**Problem to work on**
Locate the string "exists" in the listing below. Copy every line where it is found.
***** Supplied material *****
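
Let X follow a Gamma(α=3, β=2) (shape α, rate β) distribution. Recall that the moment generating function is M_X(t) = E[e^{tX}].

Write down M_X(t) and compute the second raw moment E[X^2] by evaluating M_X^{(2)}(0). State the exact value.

E[X^2] = M′′(0) = 3

M_X(t) = 8/(2 - t)^3
M′(t) = 24/(t^4 - 8*t^3 + 24*t^2 - 32*t + 16)
M′′(t) = -96/(t^5 - 10*t^4 + 40*t^3 - 80*t^2 + 80*t - 32)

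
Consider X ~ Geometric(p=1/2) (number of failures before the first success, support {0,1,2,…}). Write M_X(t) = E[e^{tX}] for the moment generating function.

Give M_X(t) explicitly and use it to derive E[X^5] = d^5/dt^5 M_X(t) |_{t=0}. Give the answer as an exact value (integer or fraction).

E[X^5] = D^5[M](0) = 541

M_X(t) = 1/(2*(1 - e^(t)/2))
D^5[M](t) = (e^(5*t) + 52*e^(4*t) + 264*e^(3*t) + 208*e^(2*t) + 16*e^(t))/(e^(6*t) - 12*e^(5*t) + 60*e^(4*t) - 160*e^(3*t) + 240*e^(2*t) - 192*e^(t) + 64)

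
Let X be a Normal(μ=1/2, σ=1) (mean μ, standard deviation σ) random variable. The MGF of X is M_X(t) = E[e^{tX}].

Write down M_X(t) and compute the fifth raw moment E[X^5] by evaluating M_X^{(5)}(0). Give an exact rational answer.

E[X^5] = M′′′′′(0) = 281/32

M_X(t) = e^(t^2/2 + t/2)
M′(t) = t*e^(t/2)*e^(t^2/2) + e^(t/2)*e^(t^2/2)/2
M′′(t) = t^2*e^(t/2)*e^(t^2/2) + t*e^(t/2)*e^(t^2/2) + 5*e^(t/2)*e^(t^2/2)/4
M′′′(t) = t^3*e^(t/2)*e^(t^2/2) + 3*t^2*e^(t/2)*e^(t^2/2)/2 + 15*t*e^(t/2)*e^(t^2/2)/4 + 13*e^(t/2)*e^(t^2/2)/8
M′′′′(t) = t^4*e^(t/2)*e^(t^2/2) + 2*t^3*e^(t/2)*e^(t^2/2) + 15*t^2*e^(t/2)*e^(t^2/2)/2 + 13*t*e^(t/2)*e^(t^2/2)/2 + 73*e^(t/2)*e^(t^2/2)/16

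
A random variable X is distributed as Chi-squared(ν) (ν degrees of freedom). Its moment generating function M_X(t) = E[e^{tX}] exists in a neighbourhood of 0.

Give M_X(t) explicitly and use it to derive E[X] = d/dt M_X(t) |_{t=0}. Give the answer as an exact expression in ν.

E[X] = M^(1)(0) = ν

M_X(t) = (1 - 2*t)^(-ν/2)
M^(1)(t) = -ν/(2*t*(1 - 2*t)^(ν/2) - (1 - 2*t)^(ν/2))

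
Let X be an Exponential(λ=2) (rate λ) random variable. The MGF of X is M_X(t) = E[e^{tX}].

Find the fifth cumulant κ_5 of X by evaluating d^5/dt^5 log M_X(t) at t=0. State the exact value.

M_X(t) = 2/(2 - t)
K_X(t) = log M_X(t) = -log(2 - t) + log(2)
K′(t) = -1/(t - 2)
K′′(t) = 1/(t^2 - 4*t + 4)
K′′′(t) = -2/(t^3 - 6*t^2 + 12*t - 8)
K′′′′(t) = 6/(t^4 - 8*t^3 + 24*t^2 - 32*t + 16)
K′′′′′(t) = -24/(t^5 - 10*t^4 + 40*t^3 - 80*t^2 + 80*t - 32)

κ_5 = K′′′′′(0) = 3/4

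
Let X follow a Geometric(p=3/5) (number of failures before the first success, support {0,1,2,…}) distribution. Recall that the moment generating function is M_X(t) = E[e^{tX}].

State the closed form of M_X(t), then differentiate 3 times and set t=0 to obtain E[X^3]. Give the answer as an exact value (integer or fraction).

E[X^3] = M′′′(0) = 46/9

M_X(t) = 3/(5*(1 - 2*e^(t)/5))
M′(t) = 6*e^(t)/(4*e^(2*t) - 20*e^(t) + 25)
M′′(t) = (-12*e^(2*t) - 30*e^(t))/(8*e^(3*t) - 60*e^(2*t) + 150*e^(t) - 125)
M′′′(t) = (24*e^(3*t) + 240*e^(2*t) + 150*e^(t))/(16*e^(4*t) - 160*e^(3*t) + 600*e^(2*t) - 1000*e^(t) + 625)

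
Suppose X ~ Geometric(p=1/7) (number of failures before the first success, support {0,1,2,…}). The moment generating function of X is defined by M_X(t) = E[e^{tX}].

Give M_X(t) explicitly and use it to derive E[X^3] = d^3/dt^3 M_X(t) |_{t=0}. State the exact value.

M_X(t) = 1/(7*(1 - 6*e^(t)/7))
dM/dt = 6*e^(t)/(36*e^(2*t) - 84*e^(t) + 49)
d^2M/dt^2 = (-36*e^(2*t) - 42*e^(t))/(216*e^(3*t) - 756*e^(2*t) + 882*e^(t) - 343)
d^3M/dt^3 = (216*e^(3*t) + 1008*e^(2*t) + 294*e^(t))/(1296*e^(4*t) - 6048*e^(3*t) + 10584*e^(2*t) - 8232*e^(t) + 2401)

E[X^3] = d^3M/dt^3 |_{t=0} = 1518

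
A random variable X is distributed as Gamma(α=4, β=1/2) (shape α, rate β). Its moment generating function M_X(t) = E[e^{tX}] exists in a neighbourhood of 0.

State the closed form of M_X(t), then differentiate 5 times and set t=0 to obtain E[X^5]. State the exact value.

M_X(t) = 1/(16*(1/2 - t)^4)
M^(5)(t) = -215040/(512*t^9 - 2304*t^8 + 4608*t^7 - 5376*t^6 + 4032*t^5 - 2016*t^4 + 672*t^3 - 144*t^2 + 18*t - 1)

E[X^5] = M^(5)(0) = 215040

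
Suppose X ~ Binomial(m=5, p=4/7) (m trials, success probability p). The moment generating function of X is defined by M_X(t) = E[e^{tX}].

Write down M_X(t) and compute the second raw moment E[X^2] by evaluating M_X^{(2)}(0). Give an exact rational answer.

E[X^2] = d^2M/dt^2 |_{t=0} = 460/49

M_X(t) = (4*e^(t)/7 + 3/7)^5
dM/dt = 5120*e^(5*t)/16807 + 15360*e^(4*t)/16807 + 17280*e^(3*t)/16807 + 8640*e^(2*t)/16807 + 1620*e^(t)/16807
d^2M/dt^2 = 25600*e^(5*t)/16807 + 61440*e^(4*t)/16807 + 51840*e^(3*t)/16807 + 17280*e^(2*t)/16807 + 1620*e^(t)/16807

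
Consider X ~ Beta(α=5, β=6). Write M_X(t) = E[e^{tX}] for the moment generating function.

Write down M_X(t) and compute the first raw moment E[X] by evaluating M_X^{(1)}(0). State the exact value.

E[X] = M′(0) = 5/11

M_X(t) = ₁F₁(5; 11; t)
M′(t) = 5*₁F₁(6; 12; t)/11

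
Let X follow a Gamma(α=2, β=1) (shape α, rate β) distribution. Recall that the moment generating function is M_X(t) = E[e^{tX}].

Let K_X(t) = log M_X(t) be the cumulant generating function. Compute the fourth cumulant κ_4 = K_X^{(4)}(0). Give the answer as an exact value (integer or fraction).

M_X(t) = (1 - t)^(-2)
K_X(t) = log M_X(t) = -2*log(1 - t)
dK/dt = -2/(t - 1)
d^2K/dt^2 = 2/(t^2 - 2*t + 1)
d^3K/dt^3 = -4/(t^3 - 3*t^2 + 3*t - 1)
d^4K/dt^4 = 12/(t^4 - 4*t^3 + 6*t^2 - 4*t + 1)

κ_4 = d^4K/dt^4 |_{t=0} = 12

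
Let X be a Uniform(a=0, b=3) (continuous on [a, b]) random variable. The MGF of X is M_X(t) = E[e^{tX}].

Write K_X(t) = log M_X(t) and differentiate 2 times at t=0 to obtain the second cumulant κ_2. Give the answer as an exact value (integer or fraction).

M_X(t) = (e^(3*t) - 1)/(3*t)
K_X(t) = log M_X(t) = -log(t) + log(e^(3*t) - 1) - log(3)
D^2[K](t) = (-9*t^2*e^(3*t) + e^(6*t) - 2*e^(3*t) + 1)/(t^2*e^(6*t) - 2*t^2*e^(3*t) + t^2)

κ_2 = D^2[K](0) = 3/4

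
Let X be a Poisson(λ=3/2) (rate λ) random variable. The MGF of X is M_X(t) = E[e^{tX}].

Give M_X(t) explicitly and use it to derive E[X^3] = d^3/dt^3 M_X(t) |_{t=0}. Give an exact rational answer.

E[X^3] = d^3M/dt^3 |_{t=0} = 93/8

M_X(t) = e^(3*e^(t)/2 - 3/2)
dM/dt = 3*e^(-3/2)*e^(t)*e^(3*e^(t)/2)/2
d^2M/dt^2 = (9*e^(2*t)*e^(3*e^(t)/2) + 6*e^(t)*e^(3*e^(t)/2))*e^(-3/2)/4
d^3M/dt^3 = (27*e^(3*t)*e^(3*e^(t)/2) + 54*e^(2*t)*e^(3*e^(t)/2) + 12*e^(t)*e^(3*e^(t)/2))*e^(-3/2)/8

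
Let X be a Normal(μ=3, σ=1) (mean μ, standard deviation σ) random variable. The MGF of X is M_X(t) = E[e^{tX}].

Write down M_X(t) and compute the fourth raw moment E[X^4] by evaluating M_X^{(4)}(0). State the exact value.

E[X^4] = d^4M/dt^4 |_{t=0} = 138

M_X(t) = e^(t^2/2 + 3*t)
dM/dt = t*e^(3*t)*e^(t^2/2) + 3*e^(3*t)*e^(t^2/2)
d^2M/dt^2 = t^2*e^(3*t)*e^(t^2/2) + 6*t*e^(3*t)*e^(t^2/2) + 10*e^(3*t)*e^(t^2/2)
d^3M/dt^3 = t^3*e^(3*t)*e^(t^2/2) + 9*t^2*e^(3*t)*e^(t^2/2) + 30*t*e^(3*t)*e^(t^2/2) + 36*e^(3*t)*e^(t^2/2)
d^4M/dt^4 = t^4*e^(3*t)*e^(t^2/2) + 12*t^3*e^(3*t)*e^(t^2/2) + 60*t^2*e^(3*t)*e^(t^2/2) + 144*t*e^(3*t)*e^(t^2/2) + 138*e^(3*t)*e^(t^2/2)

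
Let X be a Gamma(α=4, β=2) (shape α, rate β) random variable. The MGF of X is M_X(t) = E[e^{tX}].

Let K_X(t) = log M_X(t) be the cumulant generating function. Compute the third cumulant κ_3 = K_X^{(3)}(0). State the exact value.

M_X(t) = 16/(2 - t)^4
K_X(t) = log M_X(t) = -4*log(2 - t) + 4*log(2)
K^(3)(t) = -8/(t^3 - 6*t^2 + 12*t - 8)

κ_3 = K^(3)(0) = 1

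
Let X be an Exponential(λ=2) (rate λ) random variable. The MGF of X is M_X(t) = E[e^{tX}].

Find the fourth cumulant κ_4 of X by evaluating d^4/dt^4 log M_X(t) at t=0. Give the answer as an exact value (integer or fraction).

κ_4 = K′′′′(0) = 3/8

M_X(t) = 2/(2 - t)
K_X(t) = log M_X(t) = -log(2 - t) + log(2)
K′(t) = -1/(t - 2)
K′′(t) = 1/(t^2 - 4*t + 4)
K′′′(t) = -2/(t^3 - 6*t^2 + 12*t - 8)
K′′′′(t) = 6/(t^4 - 8*t^3 + 24*t^2 - 32*t + 16)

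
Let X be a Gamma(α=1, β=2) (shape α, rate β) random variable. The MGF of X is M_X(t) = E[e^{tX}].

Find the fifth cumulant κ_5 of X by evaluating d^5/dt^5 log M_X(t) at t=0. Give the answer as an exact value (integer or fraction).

M_X(t) = 2/(2 - t)
K_X(t) = log M_X(t) = -log(2 - t) + log(2)
K^(5)(t) = -24/(t^5 - 10*t^4 + 40*t^3 - 80*t^2 + 80*t - 32)

κ_5 = K^(5)(0) = 3/4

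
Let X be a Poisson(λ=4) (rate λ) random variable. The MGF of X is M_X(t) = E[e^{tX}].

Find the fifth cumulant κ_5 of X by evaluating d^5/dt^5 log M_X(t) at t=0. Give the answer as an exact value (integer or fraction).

M_X(t) = e^(4*e^(t) - 4)
K_X(t) = log M_X(t) = 4*e^(t) - 4
K^(5)(t) = 4*e^(t)

κ_5 = K^(5)(0) = 4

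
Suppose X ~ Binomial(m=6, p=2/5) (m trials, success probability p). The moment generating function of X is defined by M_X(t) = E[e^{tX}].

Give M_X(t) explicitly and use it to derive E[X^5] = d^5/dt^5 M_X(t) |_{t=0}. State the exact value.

E[X^5] = d^5M/dt^5 |_{t=0} = 228708/625

M_X(t) = (2*e^(t)/5 + 3/5)^6
dM/dt = 384*e^(6*t)/15625 + 576*e^(5*t)/3125 + 1728*e^(4*t)/3125 + 2592*e^(3*t)/3125 + 1944*e^(2*t)/3125 + 2916*e^(t)/15625
d^2M/dt^2 = 2304*e^(6*t)/15625 + 576*e^(5*t)/625 + 6912*e^(4*t)/3125 + 7776*e^(3*t)/3125 + 3888*e^(2*t)/3125 + 2916*e^(t)/15625
d^3M/dt^3 = 13824*e^(6*t)/15625 + 576*e^(5*t)/125 + 27648*e^(4*t)/3125 + 23328*e^(3*t)/3125 + 7776*e^(2*t)/3125 + 2916*e^(t)/15625
d^4M/dt^4 = 82944*e^(6*t)/15625 + 576*e^(5*t)/25 + 110592*e^(4*t)/3125 + 69984*e^(3*t)/3125 + 15552*e^(2*t)/3125 + 2916*e^(t)/15625
d^5M/dt^5 = 497664*e^(6*t)/15625 + 576*e^(5*t)/5 + 442368*e^(4*t)/3125 + 209952*e^(3*t)/3125 + 31104*e^(2*t)/3125 + 2916*e^(t)/15625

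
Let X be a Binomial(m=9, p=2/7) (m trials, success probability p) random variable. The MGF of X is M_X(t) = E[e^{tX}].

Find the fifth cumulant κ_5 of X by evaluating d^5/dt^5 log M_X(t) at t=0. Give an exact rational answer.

κ_5 = D^5[K](0) = -19170/16807

M_X(t) = (2*e^(t)/7 + 5/7)^9
K_X(t) = log M_X(t) = 9*log(2*e^(t)/7 + 5/7)
D^5[K](t) = (-720*e^(4*t) + 19800*e^(3*t) - 49500*e^(2*t) + 11250*e^(t))/(32*e^(5*t) + 400*e^(4*t) + 2000*e^(3*t) + 5000*e^(2*t) + 6250*e^(t) + 3125)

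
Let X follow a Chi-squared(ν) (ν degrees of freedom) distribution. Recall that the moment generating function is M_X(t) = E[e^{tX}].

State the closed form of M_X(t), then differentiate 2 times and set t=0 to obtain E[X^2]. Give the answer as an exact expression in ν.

E[X^2] = M^(2)(0) = ν*(ν + 2)

M_X(t) = (1 - 2*t)^(-ν/2)
M^(2)(t) = (ν^2 + 2*ν)/(4*t^2*(1 - 2*t)^(ν/2) - 4*t*(1 - 2*t)^(ν/2) + (1 - 2*t)^(ν/2))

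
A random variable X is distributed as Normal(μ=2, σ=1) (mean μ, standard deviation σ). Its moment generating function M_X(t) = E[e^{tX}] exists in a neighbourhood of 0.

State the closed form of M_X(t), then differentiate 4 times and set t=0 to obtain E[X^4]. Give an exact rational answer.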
*****
**Response below**
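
A random variable X is distributed as Chi-squared(ν) (ν degrees of freedom). Its moment generating function M_X(t) = E[e^{tX}] exists in a neighbourhood of 0.
A random variable X is distributed as Gamma(α=4, β=1/2) (shape α, rate β). Its moment generating function M_X(t) = E[e^{tX}] exists in a neighbourhood of 0.
A random variable X is distributed as Normal(μ=2, σ=1) (mean μ, standard deviation σ). Its moment generating function M_X(t) = E[e^{tX}] exists in a neighbourhood of 0.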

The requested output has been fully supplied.